▸ **PROBLEM**
Search the material below for the word "Answer". Copy every line where it is found.

▸ **AVAILABLE RECORDS**

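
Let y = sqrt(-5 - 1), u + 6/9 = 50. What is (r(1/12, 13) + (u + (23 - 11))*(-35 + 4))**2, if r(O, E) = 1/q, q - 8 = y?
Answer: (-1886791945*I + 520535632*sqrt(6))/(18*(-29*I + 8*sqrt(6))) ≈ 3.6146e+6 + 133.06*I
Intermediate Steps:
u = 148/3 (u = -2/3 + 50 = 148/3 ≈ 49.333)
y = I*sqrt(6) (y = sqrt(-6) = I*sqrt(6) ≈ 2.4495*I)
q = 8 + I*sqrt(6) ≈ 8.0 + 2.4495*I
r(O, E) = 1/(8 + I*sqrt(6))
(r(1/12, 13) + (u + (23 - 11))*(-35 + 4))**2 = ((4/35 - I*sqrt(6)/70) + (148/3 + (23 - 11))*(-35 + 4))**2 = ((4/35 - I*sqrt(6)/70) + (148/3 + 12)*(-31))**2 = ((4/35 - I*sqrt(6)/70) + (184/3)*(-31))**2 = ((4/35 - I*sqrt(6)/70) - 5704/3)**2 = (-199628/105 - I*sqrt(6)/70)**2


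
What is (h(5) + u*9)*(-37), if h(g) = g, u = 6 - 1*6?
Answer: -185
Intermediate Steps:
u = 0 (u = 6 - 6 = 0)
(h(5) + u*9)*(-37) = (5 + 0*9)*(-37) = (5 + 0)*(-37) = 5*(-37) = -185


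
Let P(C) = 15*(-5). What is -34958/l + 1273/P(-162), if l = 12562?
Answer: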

--

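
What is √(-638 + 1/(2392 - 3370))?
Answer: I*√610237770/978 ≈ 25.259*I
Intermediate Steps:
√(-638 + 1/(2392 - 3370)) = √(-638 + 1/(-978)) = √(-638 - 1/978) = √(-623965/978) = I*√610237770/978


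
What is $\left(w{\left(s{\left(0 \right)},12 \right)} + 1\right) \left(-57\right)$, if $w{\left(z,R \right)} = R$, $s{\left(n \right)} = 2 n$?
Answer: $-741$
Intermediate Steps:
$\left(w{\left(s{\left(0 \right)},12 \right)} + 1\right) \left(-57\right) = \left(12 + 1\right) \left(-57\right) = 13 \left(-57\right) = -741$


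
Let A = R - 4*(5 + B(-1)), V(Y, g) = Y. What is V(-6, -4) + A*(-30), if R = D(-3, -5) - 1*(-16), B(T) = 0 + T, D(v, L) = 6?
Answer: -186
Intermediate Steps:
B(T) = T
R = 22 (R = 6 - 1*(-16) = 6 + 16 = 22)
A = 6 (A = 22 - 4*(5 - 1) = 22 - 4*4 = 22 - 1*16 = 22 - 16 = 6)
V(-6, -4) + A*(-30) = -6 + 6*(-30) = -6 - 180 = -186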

▸ **PROBLEM SOLUTION**
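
Answer: (-1886791945*I + 520535632*sqrt(6))/(18*(-29*I + 8*sqrt(6))) ≈ 3.6146e+6 + 133.06*I
Answer: -185
Answer:
Answer: I*√610237770/978 ≈ 25.259*I
Answer: $-741$
Answer: -186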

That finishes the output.